▸ Try it
Please print the records below exactly as they are.

▸ Stored items
--- START ---

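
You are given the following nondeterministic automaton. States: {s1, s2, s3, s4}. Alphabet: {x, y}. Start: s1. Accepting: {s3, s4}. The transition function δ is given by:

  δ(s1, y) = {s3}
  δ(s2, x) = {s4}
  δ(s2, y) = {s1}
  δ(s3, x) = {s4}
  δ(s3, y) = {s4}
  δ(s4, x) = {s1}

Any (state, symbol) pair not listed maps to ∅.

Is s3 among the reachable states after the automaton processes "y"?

Start in {s1}.
Read 'y': {s1} → {s3}.
State s3 is in {s3}.

Yes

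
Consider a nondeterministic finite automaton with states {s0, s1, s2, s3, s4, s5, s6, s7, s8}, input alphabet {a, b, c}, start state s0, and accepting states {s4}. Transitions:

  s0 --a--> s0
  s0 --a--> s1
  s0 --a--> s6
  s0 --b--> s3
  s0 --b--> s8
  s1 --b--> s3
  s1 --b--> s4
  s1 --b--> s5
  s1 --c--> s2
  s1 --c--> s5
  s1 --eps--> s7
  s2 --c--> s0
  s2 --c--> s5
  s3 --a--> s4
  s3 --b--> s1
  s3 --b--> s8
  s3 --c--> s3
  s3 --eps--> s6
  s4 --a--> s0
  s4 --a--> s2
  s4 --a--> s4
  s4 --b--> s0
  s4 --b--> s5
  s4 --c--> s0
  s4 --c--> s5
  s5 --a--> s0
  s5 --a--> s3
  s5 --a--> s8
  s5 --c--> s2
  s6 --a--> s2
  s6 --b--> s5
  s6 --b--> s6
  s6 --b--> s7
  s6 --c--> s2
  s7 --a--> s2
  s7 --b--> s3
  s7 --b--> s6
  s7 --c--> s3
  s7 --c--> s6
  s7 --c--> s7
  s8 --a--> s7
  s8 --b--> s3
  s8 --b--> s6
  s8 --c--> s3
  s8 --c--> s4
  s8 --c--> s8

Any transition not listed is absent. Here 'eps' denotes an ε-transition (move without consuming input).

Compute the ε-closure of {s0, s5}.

{s0, s5}

Begin with {s0, s5}.
No ε-moves leave this set, so the closure equals the set itself.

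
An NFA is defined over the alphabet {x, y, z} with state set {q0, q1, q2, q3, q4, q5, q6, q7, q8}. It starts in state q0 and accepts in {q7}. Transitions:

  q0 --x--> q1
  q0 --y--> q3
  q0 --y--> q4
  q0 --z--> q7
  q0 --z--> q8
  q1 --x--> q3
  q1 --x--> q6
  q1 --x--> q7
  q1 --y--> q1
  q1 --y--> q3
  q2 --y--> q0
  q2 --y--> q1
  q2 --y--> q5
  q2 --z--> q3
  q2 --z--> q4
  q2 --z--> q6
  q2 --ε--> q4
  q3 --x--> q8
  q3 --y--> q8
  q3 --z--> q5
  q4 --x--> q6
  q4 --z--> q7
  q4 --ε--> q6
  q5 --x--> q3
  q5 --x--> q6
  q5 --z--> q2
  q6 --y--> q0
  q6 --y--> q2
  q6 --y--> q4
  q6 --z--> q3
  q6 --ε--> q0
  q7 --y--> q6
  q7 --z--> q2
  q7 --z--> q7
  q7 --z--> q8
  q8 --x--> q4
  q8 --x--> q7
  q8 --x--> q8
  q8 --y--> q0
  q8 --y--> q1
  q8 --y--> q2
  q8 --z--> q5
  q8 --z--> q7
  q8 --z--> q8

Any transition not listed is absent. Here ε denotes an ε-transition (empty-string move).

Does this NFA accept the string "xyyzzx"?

Start in {q0}.
Read 'x': q0→{q1}; now {q1}.
Read 'y': q1→{q1, q3}; now {q1, q3}.
Read 'y': q1→{q1, q3}, q3→{q8}; now {q1, q3, q8}.
Read 'z': q1→∅, q3→{q5}, q8→{q5, q7, q8}; now {q5, q7, q8}.
Read 'z': q5→{q2}, q7→{q2, q7, q8}, q8→{q5, q7, q8}; union {q2, q5, q7, q8}; ε-closure = {q0, q2, q4, q5, q6, q7, q8}.
Read 'x': q0→{q1}, q2→∅, q4→{q6}, q5→{q3, q6}, q6→∅, q7→∅, q8→{q4, q7, q8}; union {q1, q3, q4, q6, q7, q8}; ε-closure = {q0, q1, q3, q4, q6, q7, q8}.
The final set {q0, q1, q3, q4, q6, q7, q8} contains the accepting state q7.

Yes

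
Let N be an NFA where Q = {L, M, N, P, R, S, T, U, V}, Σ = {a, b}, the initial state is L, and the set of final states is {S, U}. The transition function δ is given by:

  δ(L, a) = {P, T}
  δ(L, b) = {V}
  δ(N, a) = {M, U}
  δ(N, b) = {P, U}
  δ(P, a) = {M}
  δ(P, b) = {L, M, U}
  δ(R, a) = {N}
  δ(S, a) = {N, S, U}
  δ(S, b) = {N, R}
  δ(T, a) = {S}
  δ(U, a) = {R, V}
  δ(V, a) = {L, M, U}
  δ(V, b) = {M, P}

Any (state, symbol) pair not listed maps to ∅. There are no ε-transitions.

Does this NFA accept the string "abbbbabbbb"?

Start in {L}.
Read 'a': {L} → {P, T}.
Read 'b': {P, T} → {L, M, U}.
Read 'b': {L, M, U} → {V}.
Read 'b': {V} → {M, P}.
Read 'b': {M, P} → {L, M, U}.
Read 'a': {L, M, U} → {P, R, T, V}.
Read 'b': {P, R, T, V} → {L, M, P, U}.
Read 'b': {L, M, P, U} → {L, M, U, V}.
Read 'b': {L, M, U, V} → {M, P, V}.
Read 'b': {M, P, V} → {L, M, P, U}.
The final set {L, M, P, U} contains the accepting state U.

Yes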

--- END ---

▸ Answer to the problem
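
You are given the following nondeterministic automaton. States: {s1, s2, s3, s4}. Alphabet: {x, y}. Start: s1. Accepting: {s3, s4}. The transition function δ is given by:

  δ(s1, y) = {s3}
  δ(s2, x) = {s4}
  δ(s2, y) = {s1}
  δ(s3, x) = {s4}
  δ(s3, y) = {s4}
  δ(s4, x) = {s1}

Any (state, symbol) pair not listed maps to ∅.

Is s3 among the reachable states after the automaton processes "y"?

Start in {s1}.
Read 'y': {s1} → {s3}.
State s3 is in {s3}.

Yes

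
Consider a nondeterministic finite automaton with states {s0, s1, s2, s3, s4, s5, s6, s7, s8}, input alphabet {a, b, c}, start state s0, and accepting states {s4}. Transitions:

  s0 --a--> s0
  s0 --a--> s1
  s0 --a--> s6
  s0 --b--> s3
  s0 --b--> s8
  s1 --b--> s3
  s1 --b--> s4
  s1 --b--> s5
  s1 --c--> s2
  s1 --c--> s5
  s1 --eps--> s7
  s2 --c--> s0
  s2 --c--> s5
  s3 --a--> s4
  s3 --b--> s1
  s3 --b--> s8
  s3 --c--> s3
  s3 --eps--> s6
  s4 --a--> s0
  s4 --a--> s2
  s4 --a--> s4
  s4 --b--> s0
  s4 --b--> s5
  s4 --c--> s0
  s4 --c--> s5
  s5 --a--> s0
  s5 --a--> s3
  s5 --a--> s8
  s5 --c--> s2
  s6 --a--> s2
  s6 --b--> s5
  s6 --b--> s6
  s6 --b--> s7
  s6 --c--> s2
  s7 --a--> s2
  s7 --b--> s3
  s7 --b--> s6
  s7 --c--> s3
  s7 --c--> s6
  s7 --c--> s7
  s8 --a--> s7
  s8 --b--> s3
  s8 --b--> s6
  s8 --c--> s3
  s8 --c--> s4
  s8 --c--> s8

Any transition not listed is absent. Here 'eps' denotes an ε-transition (move without consuming input).

Compute the ε-closure of {s0, s5}.

{s0, s5}

Begin with {s0, s5}.
No ε-moves leave this set, so the closure equals the set itself.

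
An NFA is defined over the alphabet {x, y, z} with state set {q0, q1, q2, q3, q4, q5, q6, q7, q8}. It starts in state q0 and accepts in {q7}. Transitions:

  q0 --x--> q1
  q0 --y--> q3
  q0 --y--> q4
  q0 --z--> q7
  q0 --z--> q8
  q1 --x--> q3
  q1 --x--> q6
  q1 --x--> q7
  q1 --y--> q1
  q1 --y--> q3
  q2 --y--> q0
  q2 --y--> q1
  q2 --y--> q5
  q2 --z--> q3
  q2 --z--> q4
  q2 --z--> q6
  q2 --ε--> q4
  q3 --x--> q8
  q3 --y--> q8
  q3 --z--> q5
  q4 --x--> q6
  q4 --z--> q7
  q4 --ε--> q6
  q5 --x--> q3
  q5 --x--> q6
  q5 --z--> q2
  q6 --y--> q0
  q6 --y--> q2
  q6 --y--> q4
  q6 --z--> q3
  q6 --ε--> q0
  q7 --y--> q6
  q7 --z--> q2
  q7 --z--> q7
  q7 --z--> q8
  q8 --x--> q4
  q8 --x--> q7
  q8 --x--> q8
  q8 --y--> q0
  q8 --y--> q1
  q8 --y--> q2
  q8 --z--> q5
  q8 --z--> q7
  q8 --z--> q8

Any transition not listed is absent. Here ε denotes an ε-transition (empty-string move).

Does this NFA accept the string "xyyzzx"?

Start in {q0}.
Read 'x': q0→{q1}; now {q1}.
Read 'y': q1→{q1, q3}; now {q1, q3}.
Read 'y': q1→{q1, q3}, q3→{q8}; now {q1, q3, q8}.
Read 'z': q1→∅, q3→{q5}, q8→{q5, q7, q8}; now {q5, q7, q8}.
Read 'z': q5→{q2}, q7→{q2, q7, q8}, q8→{q5, q7, q8}; union {q2, q5, q7, q8}; ε-closure = {q0, q2, q4, q5, q6, q7, q8}.
Read 'x': q0→{q1}, q2→∅, q4→{q6}, q5→{q3, q6}, q6→∅, q7→∅, q8→{q4, q7, q8}; union {q1, q3, q4, q6, q7, q8}; ε-closure = {q0, q1, q3, q4, q6, q7, q8}.
The final set {q0, q1, q3, q4, q6, q7, q8} contains the accepting state q7.

Yes

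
Let N be an NFA where Q = {L, M, N, P, R, S, T, U, V}, Σ = {a, b}, the initial state is L, and the set of final states is {S, U}. The transition function δ is given by:

  δ(L, a) = {P, T}
  δ(L, b) = {V}
  δ(N, a) = {M, U}
  δ(N, b) = {P, U}
  δ(P, a) = {M}
  δ(P, b) = {L, M, U}
  δ(R, a) = {N}
  δ(S, a) = {N, S, U}
  δ(S, b) = {N, R}
  δ(T, a) = {S}
  δ(U, a) = {R, V}
  δ(V, a) = {L, M, U}
  δ(V, b) = {M, P}

Any (state, symbol) pair not listed maps to ∅. There are no ε-transitions.

Does this NFA accept the string "abbbbabbbb"?

Start in {L}.
Read 'a': {L} → {P, T}.
Read 'b': {P, T} → {L, M, U}.
Read 'b': {L, M, U} → {V}.
Read 'b': {V} → {M, P}.
Read 'b': {M, P} → {L, M, U}.
Read 'a': {L, M, U} → {P, R, T, V}.
Read 'b': {P, R, T, V} → {L, M, P, U}.
Read 'b': {L, M, P, U} → {L, M, U, V}.
Read 'b': {L, M, U, V} → {M, P, V}.
Read 'b': {M, P, V} → {L, M, P, U}.
The final set {L, M, P, U} contains the accepting state U.

Yes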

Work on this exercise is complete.